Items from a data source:
======

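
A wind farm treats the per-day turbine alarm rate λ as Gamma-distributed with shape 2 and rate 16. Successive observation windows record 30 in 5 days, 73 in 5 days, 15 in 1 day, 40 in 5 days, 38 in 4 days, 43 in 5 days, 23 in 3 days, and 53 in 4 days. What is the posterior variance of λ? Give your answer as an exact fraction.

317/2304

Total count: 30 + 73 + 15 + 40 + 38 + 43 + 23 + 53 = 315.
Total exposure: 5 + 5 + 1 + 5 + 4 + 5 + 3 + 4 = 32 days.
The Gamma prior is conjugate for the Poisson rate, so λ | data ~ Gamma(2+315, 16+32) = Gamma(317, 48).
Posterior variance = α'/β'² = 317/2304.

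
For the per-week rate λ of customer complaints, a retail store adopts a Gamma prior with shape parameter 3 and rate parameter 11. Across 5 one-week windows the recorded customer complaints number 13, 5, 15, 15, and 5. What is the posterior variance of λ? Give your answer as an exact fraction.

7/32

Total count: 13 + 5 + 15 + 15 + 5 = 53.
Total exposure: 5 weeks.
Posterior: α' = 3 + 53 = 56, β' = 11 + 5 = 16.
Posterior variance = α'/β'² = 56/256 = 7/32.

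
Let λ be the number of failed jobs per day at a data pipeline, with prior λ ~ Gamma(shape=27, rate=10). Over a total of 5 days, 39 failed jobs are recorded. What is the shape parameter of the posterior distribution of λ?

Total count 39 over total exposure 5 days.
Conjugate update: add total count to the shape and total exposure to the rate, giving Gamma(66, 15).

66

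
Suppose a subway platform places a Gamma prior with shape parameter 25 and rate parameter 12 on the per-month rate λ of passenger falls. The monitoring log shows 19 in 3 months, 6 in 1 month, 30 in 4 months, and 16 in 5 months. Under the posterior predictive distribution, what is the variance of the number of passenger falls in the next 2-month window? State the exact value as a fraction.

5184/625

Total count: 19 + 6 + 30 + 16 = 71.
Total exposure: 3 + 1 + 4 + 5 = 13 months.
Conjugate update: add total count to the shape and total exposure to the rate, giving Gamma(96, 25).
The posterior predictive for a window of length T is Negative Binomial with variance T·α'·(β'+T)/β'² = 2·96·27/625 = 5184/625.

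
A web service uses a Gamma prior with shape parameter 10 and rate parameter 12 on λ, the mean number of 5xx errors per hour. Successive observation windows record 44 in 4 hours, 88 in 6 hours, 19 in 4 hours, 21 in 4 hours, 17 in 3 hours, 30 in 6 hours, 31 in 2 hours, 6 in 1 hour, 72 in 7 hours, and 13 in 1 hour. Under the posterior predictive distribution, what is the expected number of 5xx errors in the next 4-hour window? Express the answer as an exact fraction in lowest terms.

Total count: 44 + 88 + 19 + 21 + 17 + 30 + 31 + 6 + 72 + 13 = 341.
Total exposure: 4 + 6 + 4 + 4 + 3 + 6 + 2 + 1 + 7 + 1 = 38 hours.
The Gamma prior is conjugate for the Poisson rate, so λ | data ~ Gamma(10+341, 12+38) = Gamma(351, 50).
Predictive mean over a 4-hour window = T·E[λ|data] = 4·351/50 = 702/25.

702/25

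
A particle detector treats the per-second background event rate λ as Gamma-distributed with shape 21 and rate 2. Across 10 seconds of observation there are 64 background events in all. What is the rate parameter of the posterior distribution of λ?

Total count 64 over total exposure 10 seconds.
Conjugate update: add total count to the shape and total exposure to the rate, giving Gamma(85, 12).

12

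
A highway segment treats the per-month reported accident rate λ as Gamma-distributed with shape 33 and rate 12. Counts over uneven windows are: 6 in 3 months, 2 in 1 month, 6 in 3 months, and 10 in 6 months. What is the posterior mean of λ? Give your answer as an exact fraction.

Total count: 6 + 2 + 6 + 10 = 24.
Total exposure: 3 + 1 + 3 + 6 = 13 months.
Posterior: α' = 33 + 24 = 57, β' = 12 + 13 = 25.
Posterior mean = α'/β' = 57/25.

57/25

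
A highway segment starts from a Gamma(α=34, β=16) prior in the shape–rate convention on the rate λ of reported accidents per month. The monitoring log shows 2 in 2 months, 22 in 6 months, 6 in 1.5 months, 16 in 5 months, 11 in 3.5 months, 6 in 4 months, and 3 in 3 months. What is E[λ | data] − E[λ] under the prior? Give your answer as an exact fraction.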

======

WORK INSTRUCTIONS: The lines above should be printed again, exactly as they are.

ANSWER BOX:
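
A wind farm treats the per-day turbine alarm rate λ as Gamma-distributed with shape 2 and rate 16. Successive observation windows record 30 in 5 days, 73 in 5 days, 15 in 1 day, 40 in 5 days, 38 in 4 days, 43 in 5 days, 23 in 3 days, and 53 in 4 days. What is the posterior variance of λ? Give your answer as an exact fraction.

317/2304

Total count: 30 + 73 + 15 + 40 + 38 + 43 + 23 + 53 = 315.
Total exposure: 5 + 5 + 1 + 5 + 4 + 5 + 3 + 4 = 32 days.
The Gamma prior is conjugate for the Poisson rate, so λ | data ~ Gamma(2+315, 16+32) = Gamma(317, 48).
Posterior variance = α'/β'² = 317/2304.

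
For the per-week rate λ of customer complaints, a retail store adopts a Gamma prior with shape parameter 3 and rate parameter 11. Across 5 one-week windows the recorded customer complaints number 13, 5, 15, 15, and 5. What is the posterior variance of λ? Give your answer as an exact fraction.

7/32

Total count: 13 + 5 + 15 + 15 + 5 = 53.
Total exposure: 5 weeks.
Posterior: α' = 3 + 53 = 56, β' = 11 + 5 = 16.
Posterior variance = α'/β'² = 56/256 = 7/32.

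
Let λ be the number of failed jobs per day at a data pipeline, with prior λ ~ Gamma(shape=27, rate=10). Over a total of 5 days, 39 failed jobs are recorded. What is the shape parameter of the posterior distribution of λ?

Total count 39 over total exposure 5 days.
Conjugate update: add total count to the shape and total exposure to the rate, giving Gamma(66, 15).

66

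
Suppose a subway platform places a Gamma prior with shape parameter 25 and rate parameter 12 on the per-month rate λ of passenger falls. The monitoring log shows 19 in 3 months, 6 in 1 month, 30 in 4 months, and 16 in 5 months. Under the posterior predictive distribution, what is the variance of the number of passenger falls in the next 2-month window? State the exact value as a fraction.

5184/625

Total count: 19 + 6 + 30 + 16 = 71.
Total exposure: 3 + 1 + 4 + 5 = 13 months.
Conjugate update: add total count to the shape and total exposure to the rate, giving Gamma(96, 25).
The posterior predictive for a window of length T is Negative Binomial with variance T·α'·(β'+T)/β'² = 2·96·27/625 = 5184/625.

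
A web service uses a Gamma prior with shape parameter 10 and rate parameter 12 on λ, the mean number of 5xx errors per hour. Successive observation windows record 44 in 4 hours, 88 in 6 hours, 19 in 4 hours, 21 in 4 hours, 17 in 3 hours, 30 in 6 hours, 31 in 2 hours, 6 in 1 hour, 72 in 7 hours, and 13 in 1 hour. Under the posterior predictive distribution, what is the expected number of 5xx errors in the next 4-hour window? Express the answer as an exact fraction in lowest terms.

Total count: 44 + 88 + 19 + 21 + 17 + 30 + 31 + 6 + 72 + 13 = 341.
Total exposure: 4 + 6 + 4 + 4 + 3 + 6 + 2 + 1 + 7 + 1 = 38 hours.
The Gamma prior is conjugate for the Poisson rate, so λ | data ~ Gamma(10+341, 12+38) = Gamma(351, 50).
Predictive mean over a 4-hour window = T·E[λ|data] = 4·351/50 = 702/25.

702/25

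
A particle detector treats the per-second background event rate λ as Gamma-distributed with shape 21 and rate 2. Across 10 seconds of observation there are 64 background events in all. What is the rate parameter of the posterior distribution of λ?

Total count 64 over total exposure 10 seconds.
Conjugate update: add total count to the shape and total exposure to the rate, giving Gamma(85, 12).

12

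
A highway segment treats the per-month reported accident rate λ as Gamma-distributed with shape 33 and rate 12. Counts over uneven windows are: 6 in 3 months, 2 in 1 month, 6 in 3 months, and 10 in 6 months. What is the posterior mean of λ? Give your answer as an exact fraction.

Total count: 6 + 2 + 6 + 10 = 24.
Total exposure: 3 + 1 + 3 + 6 = 13 months.
Posterior: α' = 33 + 24 = 57, β' = 12 + 13 = 25.
Posterior mean = α'/β' = 57/25.

57/25

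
A highway segment starts from a Gamma(α=34, β=16) prior in the shape–rate convention on the rate λ of reported accidents per month. The monitoring log shows 2 in 2 months, 22 in 6 months, 6 in 1.5 months, 16 in 5 months, 11 in 3.5 months, 6 in 4 months, and 3 in 3 months. What is E[λ | data] − E[λ] under the prior? Give your answer as an exact fraction.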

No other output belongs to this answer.